Record extracts -

== Segment start ==

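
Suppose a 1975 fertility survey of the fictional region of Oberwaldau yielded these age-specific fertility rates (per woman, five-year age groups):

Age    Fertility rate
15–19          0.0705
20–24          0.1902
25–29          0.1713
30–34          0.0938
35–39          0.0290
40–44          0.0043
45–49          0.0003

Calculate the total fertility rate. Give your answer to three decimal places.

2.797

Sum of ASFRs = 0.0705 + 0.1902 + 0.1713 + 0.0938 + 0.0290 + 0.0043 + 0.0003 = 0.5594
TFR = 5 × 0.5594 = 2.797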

== Segment end ==
== Segment start ==

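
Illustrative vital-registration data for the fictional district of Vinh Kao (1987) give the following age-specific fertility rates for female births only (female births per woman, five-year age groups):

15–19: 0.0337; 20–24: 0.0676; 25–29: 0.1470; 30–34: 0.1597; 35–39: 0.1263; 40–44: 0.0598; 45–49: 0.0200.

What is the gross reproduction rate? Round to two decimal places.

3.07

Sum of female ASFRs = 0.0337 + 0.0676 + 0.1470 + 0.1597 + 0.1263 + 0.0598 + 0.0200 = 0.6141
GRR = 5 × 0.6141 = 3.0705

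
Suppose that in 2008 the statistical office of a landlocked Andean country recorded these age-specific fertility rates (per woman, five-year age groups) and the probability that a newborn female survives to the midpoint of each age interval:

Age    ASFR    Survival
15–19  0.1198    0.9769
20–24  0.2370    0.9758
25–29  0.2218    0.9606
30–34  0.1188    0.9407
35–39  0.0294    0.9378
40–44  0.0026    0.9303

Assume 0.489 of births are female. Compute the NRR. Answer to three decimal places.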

== Segment end ==
== Segment start ==

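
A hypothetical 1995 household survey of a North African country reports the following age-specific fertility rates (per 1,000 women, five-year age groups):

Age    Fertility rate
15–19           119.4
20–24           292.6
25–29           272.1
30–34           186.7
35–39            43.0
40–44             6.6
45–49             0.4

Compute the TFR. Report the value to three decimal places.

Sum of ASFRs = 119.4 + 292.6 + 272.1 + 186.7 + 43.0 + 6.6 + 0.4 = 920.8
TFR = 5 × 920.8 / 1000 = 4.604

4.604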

== Segment end ==

About this exercise - All lines of the material that contain the word "survey" should be listed.

Solution for this task -
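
Suppose a 1975 fertility survey of the fictional region of Oberwaldau yielded these age-specific fertility rates (per woman, five-year age groups):
A hypothetical 1995 household survey of a North African country reports the following age-specific fertility rates (per 1,000 women, five-year age groups):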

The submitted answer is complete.